- **REQUIREMENT**
Set the entries down once more, exactly as they are worded.

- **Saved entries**
****************
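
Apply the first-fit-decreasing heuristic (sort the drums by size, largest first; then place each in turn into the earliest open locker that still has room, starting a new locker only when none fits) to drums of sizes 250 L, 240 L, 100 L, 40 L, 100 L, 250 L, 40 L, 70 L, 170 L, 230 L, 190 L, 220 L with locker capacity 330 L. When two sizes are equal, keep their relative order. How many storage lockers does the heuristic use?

7

Sorted descending: 250, 250, 240, 230, 220, 190, 170, 100, 100, 70, 40, 40.
  250 → locker 1 (new)  [load 250/330]
  250 → locker 2 (new)  [load 250/330]
  240 → locker 3 (new)  [load 240/330]
  230 → locker 4 (new)  [load 230/330]
  220 → locker 5 (new)  [load 220/330]
  190 → locker 6 (new)  [load 190/330]
  170 → locker 7 (new)  [load 170/330]
  100 → locker 4  [load 330/330]
  100 → locker 5  [load 320/330]
  70 → locker 1  [load 320/330]
  40 → locker 2  [load 290/330]
  40 → locker 2  [load 330/330]
7 storage lockers opened.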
****************
- **YOUR SOLUTION**
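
Apply the first-fit-decreasing heuristic (sort the drums by size, largest first; then place each in turn into the earliest open locker that still has room, starting a new locker only when none fits) to drums of sizes 250 L, 240 L, 100 L, 40 L, 100 L, 250 L, 40 L, 70 L, 170 L, 230 L, 190 L, 220 L with locker capacity 330 L. When two sizes are equal, keep their relative order. How many storage lockers does the heuristic use?

7

Sorted descending: 250, 250, 240, 230, 220, 190, 170, 100, 100, 70, 40, 40.
  250 → locker 1 (new)  [load 250/330]
  250 → locker 2 (new)  [load 250/330]
  240 → locker 3 (new)  [load 240/330]
  230 → locker 4 (new)  [load 230/330]
  220 → locker 5 (new)  [load 220/330]
  190 → locker 6 (new)  [load 190/330]
  170 → locker 7 (new)  [load 170/330]
  100 → locker 4  [load 330/330]
  100 → locker 5  [load 320/330]
  70 → locker 1  [load 320/330]
  40 → locker 2  [load 290/330]
  40 → locker 2  [load 330/330]
7 storage lockers opened.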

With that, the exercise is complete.